Saved entries
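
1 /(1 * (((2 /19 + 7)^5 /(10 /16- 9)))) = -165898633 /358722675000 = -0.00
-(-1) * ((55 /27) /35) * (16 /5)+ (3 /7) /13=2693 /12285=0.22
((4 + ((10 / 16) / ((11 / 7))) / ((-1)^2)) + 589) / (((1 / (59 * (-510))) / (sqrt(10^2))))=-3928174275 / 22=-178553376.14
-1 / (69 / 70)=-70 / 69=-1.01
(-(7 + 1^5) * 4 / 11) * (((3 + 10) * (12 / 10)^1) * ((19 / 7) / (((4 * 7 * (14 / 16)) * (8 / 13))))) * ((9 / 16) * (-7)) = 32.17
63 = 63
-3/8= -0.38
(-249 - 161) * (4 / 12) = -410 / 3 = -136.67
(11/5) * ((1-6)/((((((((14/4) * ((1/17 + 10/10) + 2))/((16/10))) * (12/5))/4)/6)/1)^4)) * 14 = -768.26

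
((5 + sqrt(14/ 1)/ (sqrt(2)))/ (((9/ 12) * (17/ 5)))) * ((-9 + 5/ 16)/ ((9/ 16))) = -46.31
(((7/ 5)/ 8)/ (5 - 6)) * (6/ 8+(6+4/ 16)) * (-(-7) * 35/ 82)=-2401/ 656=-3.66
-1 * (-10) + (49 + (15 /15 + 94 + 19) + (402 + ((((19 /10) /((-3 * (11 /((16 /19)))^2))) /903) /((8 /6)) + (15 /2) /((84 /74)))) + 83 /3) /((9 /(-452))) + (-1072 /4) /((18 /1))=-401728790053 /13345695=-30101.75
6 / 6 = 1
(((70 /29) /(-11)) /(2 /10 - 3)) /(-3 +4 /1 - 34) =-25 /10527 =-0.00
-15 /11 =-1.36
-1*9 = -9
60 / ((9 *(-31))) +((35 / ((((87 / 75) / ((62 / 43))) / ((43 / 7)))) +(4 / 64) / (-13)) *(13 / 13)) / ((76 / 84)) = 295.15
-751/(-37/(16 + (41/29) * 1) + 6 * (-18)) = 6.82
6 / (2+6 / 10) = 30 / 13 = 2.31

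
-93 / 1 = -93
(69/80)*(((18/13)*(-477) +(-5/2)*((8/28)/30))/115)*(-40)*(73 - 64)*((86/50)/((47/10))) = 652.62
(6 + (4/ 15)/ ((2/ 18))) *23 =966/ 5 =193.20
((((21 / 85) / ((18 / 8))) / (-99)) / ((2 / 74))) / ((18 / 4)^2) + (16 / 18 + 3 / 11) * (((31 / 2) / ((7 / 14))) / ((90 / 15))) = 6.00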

**Work instructions:** Tally the lines in the records above that contain the word "sqrt", and give only that number.

**Task answer:** 2